--- START ---

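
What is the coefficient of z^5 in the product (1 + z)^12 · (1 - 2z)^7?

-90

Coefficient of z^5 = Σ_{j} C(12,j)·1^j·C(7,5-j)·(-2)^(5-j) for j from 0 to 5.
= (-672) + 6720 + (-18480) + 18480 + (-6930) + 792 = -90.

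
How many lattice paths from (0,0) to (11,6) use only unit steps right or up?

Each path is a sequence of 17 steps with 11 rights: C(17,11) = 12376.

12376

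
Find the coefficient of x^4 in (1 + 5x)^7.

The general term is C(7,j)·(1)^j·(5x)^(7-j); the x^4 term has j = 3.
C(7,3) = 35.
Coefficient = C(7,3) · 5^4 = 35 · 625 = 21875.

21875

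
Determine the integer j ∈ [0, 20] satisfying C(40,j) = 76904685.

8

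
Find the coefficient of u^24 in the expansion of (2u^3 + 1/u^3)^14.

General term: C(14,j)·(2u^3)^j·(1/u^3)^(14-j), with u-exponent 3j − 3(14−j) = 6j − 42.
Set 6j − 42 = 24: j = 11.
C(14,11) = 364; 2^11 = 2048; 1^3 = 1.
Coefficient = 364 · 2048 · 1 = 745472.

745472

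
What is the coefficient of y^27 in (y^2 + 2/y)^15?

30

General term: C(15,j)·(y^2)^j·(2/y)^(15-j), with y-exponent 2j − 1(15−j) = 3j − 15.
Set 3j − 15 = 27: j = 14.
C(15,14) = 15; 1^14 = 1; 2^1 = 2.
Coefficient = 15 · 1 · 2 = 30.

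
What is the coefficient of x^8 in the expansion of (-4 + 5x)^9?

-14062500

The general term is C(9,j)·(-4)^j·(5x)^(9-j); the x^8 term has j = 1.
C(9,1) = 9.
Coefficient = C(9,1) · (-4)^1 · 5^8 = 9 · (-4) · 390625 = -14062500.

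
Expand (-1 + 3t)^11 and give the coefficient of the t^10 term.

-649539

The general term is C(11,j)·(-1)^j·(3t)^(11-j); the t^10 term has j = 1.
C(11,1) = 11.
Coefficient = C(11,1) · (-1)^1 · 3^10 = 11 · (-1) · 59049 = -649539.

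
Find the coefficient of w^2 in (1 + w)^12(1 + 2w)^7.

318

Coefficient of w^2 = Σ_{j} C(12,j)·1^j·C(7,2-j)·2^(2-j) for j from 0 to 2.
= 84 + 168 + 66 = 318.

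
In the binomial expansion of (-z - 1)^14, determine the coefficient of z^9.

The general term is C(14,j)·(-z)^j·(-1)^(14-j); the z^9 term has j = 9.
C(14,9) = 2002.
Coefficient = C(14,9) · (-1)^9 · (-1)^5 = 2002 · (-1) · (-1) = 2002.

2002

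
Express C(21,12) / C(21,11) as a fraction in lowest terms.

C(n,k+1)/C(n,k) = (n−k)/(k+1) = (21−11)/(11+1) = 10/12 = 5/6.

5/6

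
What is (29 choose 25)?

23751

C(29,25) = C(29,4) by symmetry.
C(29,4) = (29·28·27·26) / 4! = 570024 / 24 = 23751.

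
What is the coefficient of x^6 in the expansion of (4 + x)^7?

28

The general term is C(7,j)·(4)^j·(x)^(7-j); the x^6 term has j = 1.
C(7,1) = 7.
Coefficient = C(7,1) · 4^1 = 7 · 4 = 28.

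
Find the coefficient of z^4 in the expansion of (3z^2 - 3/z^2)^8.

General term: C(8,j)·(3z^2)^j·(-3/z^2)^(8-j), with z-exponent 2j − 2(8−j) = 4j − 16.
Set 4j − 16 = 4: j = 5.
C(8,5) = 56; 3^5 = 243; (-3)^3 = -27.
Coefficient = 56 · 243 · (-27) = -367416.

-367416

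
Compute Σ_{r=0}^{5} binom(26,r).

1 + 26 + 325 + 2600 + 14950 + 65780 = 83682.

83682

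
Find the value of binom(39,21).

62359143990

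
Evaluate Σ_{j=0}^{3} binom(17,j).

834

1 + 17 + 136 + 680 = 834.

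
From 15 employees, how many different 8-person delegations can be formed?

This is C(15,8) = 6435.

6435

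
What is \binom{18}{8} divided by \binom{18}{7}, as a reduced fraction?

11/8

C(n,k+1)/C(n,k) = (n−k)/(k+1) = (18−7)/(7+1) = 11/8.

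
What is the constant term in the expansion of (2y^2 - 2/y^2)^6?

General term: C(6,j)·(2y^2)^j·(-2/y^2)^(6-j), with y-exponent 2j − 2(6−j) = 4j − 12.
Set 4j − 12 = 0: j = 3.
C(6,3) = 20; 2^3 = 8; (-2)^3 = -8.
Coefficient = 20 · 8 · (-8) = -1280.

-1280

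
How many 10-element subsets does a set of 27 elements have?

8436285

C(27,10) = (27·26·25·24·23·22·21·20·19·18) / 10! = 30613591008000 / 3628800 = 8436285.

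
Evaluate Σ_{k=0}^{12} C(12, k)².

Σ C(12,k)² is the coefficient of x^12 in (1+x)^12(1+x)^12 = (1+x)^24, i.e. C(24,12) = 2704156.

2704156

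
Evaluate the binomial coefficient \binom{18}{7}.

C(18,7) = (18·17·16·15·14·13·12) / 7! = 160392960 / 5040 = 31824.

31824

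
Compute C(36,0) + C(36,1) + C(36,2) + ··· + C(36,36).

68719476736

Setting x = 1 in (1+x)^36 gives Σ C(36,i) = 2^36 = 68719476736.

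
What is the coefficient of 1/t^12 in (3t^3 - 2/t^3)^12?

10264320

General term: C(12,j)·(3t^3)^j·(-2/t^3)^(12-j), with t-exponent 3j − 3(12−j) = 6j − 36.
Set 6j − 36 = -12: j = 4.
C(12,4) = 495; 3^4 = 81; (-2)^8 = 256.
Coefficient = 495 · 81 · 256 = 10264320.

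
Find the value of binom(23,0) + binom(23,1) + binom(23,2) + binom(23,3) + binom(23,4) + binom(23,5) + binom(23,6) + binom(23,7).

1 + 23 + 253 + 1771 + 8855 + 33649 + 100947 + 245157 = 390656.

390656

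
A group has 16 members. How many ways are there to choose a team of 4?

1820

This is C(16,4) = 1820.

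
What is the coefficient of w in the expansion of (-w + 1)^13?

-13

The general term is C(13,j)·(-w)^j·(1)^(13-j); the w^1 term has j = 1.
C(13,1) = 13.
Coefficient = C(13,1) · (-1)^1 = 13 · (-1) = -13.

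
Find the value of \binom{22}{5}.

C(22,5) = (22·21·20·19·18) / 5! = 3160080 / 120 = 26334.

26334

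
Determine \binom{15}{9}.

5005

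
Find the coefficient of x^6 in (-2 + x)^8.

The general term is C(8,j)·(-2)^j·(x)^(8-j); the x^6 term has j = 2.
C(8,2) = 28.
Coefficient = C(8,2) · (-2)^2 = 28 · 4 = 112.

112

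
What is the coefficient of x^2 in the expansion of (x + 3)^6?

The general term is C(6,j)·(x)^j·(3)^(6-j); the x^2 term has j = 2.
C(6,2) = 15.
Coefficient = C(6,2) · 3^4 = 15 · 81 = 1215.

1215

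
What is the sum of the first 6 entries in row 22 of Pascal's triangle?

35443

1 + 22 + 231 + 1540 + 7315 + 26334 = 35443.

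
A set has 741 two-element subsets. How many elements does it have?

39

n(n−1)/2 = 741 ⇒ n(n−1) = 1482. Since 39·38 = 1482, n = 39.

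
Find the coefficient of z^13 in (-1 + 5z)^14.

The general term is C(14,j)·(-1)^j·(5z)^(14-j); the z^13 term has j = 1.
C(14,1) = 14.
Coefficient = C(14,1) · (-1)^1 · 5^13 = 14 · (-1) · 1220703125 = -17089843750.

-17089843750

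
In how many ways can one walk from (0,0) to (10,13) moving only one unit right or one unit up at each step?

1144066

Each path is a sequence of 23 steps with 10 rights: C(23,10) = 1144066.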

--- END ---

TASK TO COMPLETE:
Output each record exactly as it appears in the listing.

SOLUTION TO THIS PROBLEM:
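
What is the coefficient of z^5 in the product (1 + z)^12 · (1 - 2z)^7?

-90

Coefficient of z^5 = Σ_{j} C(12,j)·1^j·C(7,5-j)·(-2)^(5-j) for j from 0 to 5.
= (-672) + 6720 + (-18480) + 18480 + (-6930) + 792 = -90.

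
How many lattice paths from (0,0) to (11,6) use only unit steps right or up?

Each path is a sequence of 17 steps with 11 rights: C(17,11) = 12376.

12376

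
Find the coefficient of x^4 in (1 + 5x)^7.

The general term is C(7,j)·(1)^j·(5x)^(7-j); the x^4 term has j = 3.
C(7,3) = 35.
Coefficient = C(7,3) · 5^4 = 35 · 625 = 21875.

21875

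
Determine the integer j ∈ [0, 20] satisfying C(40,j) = 76904685.

8

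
Find the coefficient of u^24 in the expansion of (2u^3 + 1/u^3)^14.

General term: C(14,j)·(2u^3)^j·(1/u^3)^(14-j), with u-exponent 3j − 3(14−j) = 6j − 42.
Set 6j − 42 = 24: j = 11.
C(14,11) = 364; 2^11 = 2048; 1^3 = 1.
Coefficient = 364 · 2048 · 1 = 745472.

745472

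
What is the coefficient of y^27 in (y^2 + 2/y)^15?

30

General term: C(15,j)·(y^2)^j·(2/y)^(15-j), with y-exponent 2j − 1(15−j) = 3j − 15.
Set 3j − 15 = 27: j = 14.
C(15,14) = 15; 1^14 = 1; 2^1 = 2.
Coefficient = 15 · 1 · 2 = 30.

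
What is the coefficient of x^8 in the expansion of (-4 + 5x)^9?

-14062500

The general term is C(9,j)·(-4)^j·(5x)^(9-j); the x^8 term has j = 1.
C(9,1) = 9.
Coefficient = C(9,1) · (-4)^1 · 5^8 = 9 · (-4) · 390625 = -14062500.

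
Expand (-1 + 3t)^11 and give the coefficient of the t^10 term.

-649539

The general term is C(11,j)·(-1)^j·(3t)^(11-j); the t^10 term has j = 1.
C(11,1) = 11.
Coefficient = C(11,1) · (-1)^1 · 3^10 = 11 · (-1) · 59049 = -649539.

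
Find the coefficient of w^2 in (1 + w)^12(1 + 2w)^7.

318

Coefficient of w^2 = Σ_{j} C(12,j)·1^j·C(7,2-j)·2^(2-j) for j from 0 to 2.
= 84 + 168 + 66 = 318.

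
In the binomial expansion of (-z - 1)^14, determine the coefficient of z^9.

The general term is C(14,j)·(-z)^j·(-1)^(14-j); the z^9 term has j = 9.
C(14,9) = 2002.
Coefficient = C(14,9) · (-1)^9 · (-1)^5 = 2002 · (-1) · (-1) = 2002.

2002

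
Express C(21,12) / C(21,11) as a fraction in lowest terms.

C(n,k+1)/C(n,k) = (n−k)/(k+1) = (21−11)/(11+1) = 10/12 = 5/6.

5/6

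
What is (29 choose 25)?

23751

C(29,25) = C(29,4) by symmetry.
C(29,4) = (29·28·27·26) / 4! = 570024 / 24 = 23751.

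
What is the coefficient of x^6 in the expansion of (4 + x)^7?

28

The general term is C(7,j)·(4)^j·(x)^(7-j); the x^6 term has j = 1.
C(7,1) = 7.
Coefficient = C(7,1) · 4^1 = 7 · 4 = 28.

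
Find the coefficient of z^4 in the expansion of (3z^2 - 3/z^2)^8.

General term: C(8,j)·(3z^2)^j·(-3/z^2)^(8-j), with z-exponent 2j − 2(8−j) = 4j − 16.
Set 4j − 16 = 4: j = 5.
C(8,5) = 56; 3^5 = 243; (-3)^3 = -27.
Coefficient = 56 · 243 · (-27) = -367416.

-367416

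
Compute Σ_{r=0}^{5} binom(26,r).

1 + 26 + 325 + 2600 + 14950 + 65780 = 83682.

83682

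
Find the value of binom(39,21).

62359143990

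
Evaluate Σ_{j=0}^{3} binom(17,j).

834

1 + 17 + 136 + 680 = 834.

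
From 15 employees, how many different 8-person delegations can be formed?

This is C(15,8) = 6435.

6435

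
What is \binom{18}{8} divided by \binom{18}{7}, as a reduced fraction?

11/8

C(n,k+1)/C(n,k) = (n−k)/(k+1) = (18−7)/(7+1) = 11/8.

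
What is the constant term in the expansion of (2y^2 - 2/y^2)^6?

General term: C(6,j)·(2y^2)^j·(-2/y^2)^(6-j), with y-exponent 2j − 2(6−j) = 4j − 12.
Set 4j − 12 = 0: j = 3.
C(6,3) = 20; 2^3 = 8; (-2)^3 = -8.
Coefficient = 20 · 8 · (-8) = -1280.

-1280

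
How many 10-element subsets does a set of 27 elements have?

8436285

C(27,10) = (27·26·25·24·23·22·21·20·19·18) / 10! = 30613591008000 / 3628800 = 8436285.

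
Evaluate Σ_{k=0}^{12} C(12, k)².

Σ C(12,k)² is the coefficient of x^12 in (1+x)^12(1+x)^12 = (1+x)^24, i.e. C(24,12) = 2704156.

2704156

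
Evaluate the binomial coefficient \binom{18}{7}.

C(18,7) = (18·17·16·15·14·13·12) / 7! = 160392960 / 5040 = 31824.

31824

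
Compute C(36,0) + C(36,1) + C(36,2) + ··· + C(36,36).

68719476736

Setting x = 1 in (1+x)^36 gives Σ C(36,i) = 2^36 = 68719476736.

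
What is the coefficient of 1/t^12 in (3t^3 - 2/t^3)^12?

10264320

General term: C(12,j)·(3t^3)^j·(-2/t^3)^(12-j), with t-exponent 3j − 3(12−j) = 6j − 36.
Set 6j − 36 = -12: j = 4.
C(12,4) = 495; 3^4 = 81; (-2)^8 = 256.
Coefficient = 495 · 81 · 256 = 10264320.

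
Find the value of binom(23,0) + binom(23,1) + binom(23,2) + binom(23,3) + binom(23,4) + binom(23,5) + binom(23,6) + binom(23,7).

1 + 23 + 253 + 1771 + 8855 + 33649 + 100947 + 245157 = 390656.

390656

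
A group has 16 members. How many ways are there to choose a team of 4?

1820

This is C(16,4) = 1820.

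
What is the coefficient of w in the expansion of (-w + 1)^13?

-13

The general term is C(13,j)·(-w)^j·(1)^(13-j); the w^1 term has j = 1.
C(13,1) = 13.
Coefficient = C(13,1) · (-1)^1 = 13 · (-1) = -13.

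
Find the value of \binom{22}{5}.

C(22,5) = (22·21·20·19·18) / 5! = 3160080 / 120 = 26334.

26334

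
Determine \binom{15}{9}.

5005

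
Find the coefficient of x^6 in (-2 + x)^8.

The general term is C(8,j)·(-2)^j·(x)^(8-j); the x^6 term has j = 2.
C(8,2) = 28.
Coefficient = C(8,2) · (-2)^2 = 28 · 4 = 112.

112

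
What is the coefficient of x^2 in the expansion of (x + 3)^6?

The general term is C(6,j)·(x)^j·(3)^(6-j); the x^2 term has j = 2.
C(6,2) = 15.
Coefficient = C(6,2) · 3^4 = 15 · 81 = 1215.

1215

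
What is the sum of the first 6 entries in row 22 of Pascal's triangle?

35443

1 + 22 + 231 + 1540 + 7315 + 26334 = 35443.

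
A set has 741 two-element subsets. How many elements does it have?

39

n(n−1)/2 = 741 ⇒ n(n−1) = 1482. Since 39·38 = 1482, n = 39.

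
Find the coefficient of z^13 in (-1 + 5z)^14.

The general term is C(14,j)·(-1)^j·(5z)^(14-j); the z^13 term has j = 1.
C(14,1) = 14.
Coefficient = C(14,1) · (-1)^1 · 5^13 = 14 · (-1) · 1220703125 = -17089843750.

-17089843750

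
In how many ways can one walk from (0,0) to (10,13) moving only one unit right or one unit up at each step?

1144066

Each path is a sequence of 23 steps with 10 rights: C(23,10) = 1144066.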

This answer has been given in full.